◆ Required work ◆
As the answer, give a copy of each line below that includes the word "Gather".
(Beginning of Stored data)
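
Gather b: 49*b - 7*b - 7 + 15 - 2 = 42*b + 6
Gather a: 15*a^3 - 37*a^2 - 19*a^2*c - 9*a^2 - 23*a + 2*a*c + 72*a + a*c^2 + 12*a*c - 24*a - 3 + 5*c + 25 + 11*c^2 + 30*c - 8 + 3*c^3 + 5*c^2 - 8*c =15*a^3 + a^2*(-19*c - 46) + a*(c^2 + 14*c + 25) + 3*c^3 + 16*c^2 + 27*c + 14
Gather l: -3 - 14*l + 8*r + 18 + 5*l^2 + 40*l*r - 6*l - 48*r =5*l^2 + l*(40*r - 20) - 40*r + 15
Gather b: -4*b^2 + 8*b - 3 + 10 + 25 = -4*b^2 + 8*b + 32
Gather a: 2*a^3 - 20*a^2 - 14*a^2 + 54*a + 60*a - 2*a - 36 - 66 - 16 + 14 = 2*a^3 - 34*a^2 + 112*a - 104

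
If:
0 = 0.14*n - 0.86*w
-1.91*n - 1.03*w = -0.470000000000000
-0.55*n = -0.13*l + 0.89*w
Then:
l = 1.21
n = 0.23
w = 0.04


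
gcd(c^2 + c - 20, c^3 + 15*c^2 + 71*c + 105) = c + 5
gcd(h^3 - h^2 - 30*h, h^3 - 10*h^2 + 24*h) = h^2 - 6*h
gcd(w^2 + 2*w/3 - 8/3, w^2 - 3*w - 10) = w + 2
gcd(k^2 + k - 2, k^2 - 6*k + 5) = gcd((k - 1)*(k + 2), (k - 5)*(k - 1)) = k - 1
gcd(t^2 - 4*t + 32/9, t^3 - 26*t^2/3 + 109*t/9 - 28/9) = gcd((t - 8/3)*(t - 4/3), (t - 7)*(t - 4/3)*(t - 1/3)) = t - 4/3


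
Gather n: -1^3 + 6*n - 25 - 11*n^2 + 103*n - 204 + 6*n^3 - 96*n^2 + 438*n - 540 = 6*n^3 - 107*n^2 + 547*n - 770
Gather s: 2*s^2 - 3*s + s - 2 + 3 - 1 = 2*s^2 - 2*s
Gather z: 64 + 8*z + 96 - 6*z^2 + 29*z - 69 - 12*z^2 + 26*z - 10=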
(End of Stored data)
◆ Answer to the exercise ◆
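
Gather b: 49*b - 7*b - 7 + 15 - 2 = 42*b + 6
Gather a: 15*a^3 - 37*a^2 - 19*a^2*c - 9*a^2 - 23*a + 2*a*c + 72*a + a*c^2 + 12*a*c - 24*a - 3 + 5*c + 25 + 11*c^2 + 30*c - 8 + 3*c^3 + 5*c^2 - 8*c =15*a^3 + a^2*(-19*c - 46) + a*(c^2 + 14*c + 25) + 3*c^3 + 16*c^2 + 27*c + 14
Gather l: -3 - 14*l + 8*r + 18 + 5*l^2 + 40*l*r - 6*l - 48*r =5*l^2 + l*(40*r - 20) - 40*r + 15
Gather b: -4*b^2 + 8*b - 3 + 10 + 25 = -4*b^2 + 8*b + 32
Gather a: 2*a^3 - 20*a^2 - 14*a^2 + 54*a + 60*a - 2*a - 36 - 66 - 16 + 14 = 2*a^3 - 34*a^2 + 112*a - 104
Gather n: -1^3 + 6*n - 25 - 11*n^2 + 103*n - 204 + 6*n^3 - 96*n^2 + 438*n - 540 = 6*n^3 - 107*n^2 + 547*n - 770
Gather s: 2*s^2 - 3*s + s - 2 + 3 - 1 = 2*s^2 - 2*s
Gather z: 64 + 8*z + 96 - 6*z^2 + 29*z - 69 - 12*z^2 + 26*z - 10=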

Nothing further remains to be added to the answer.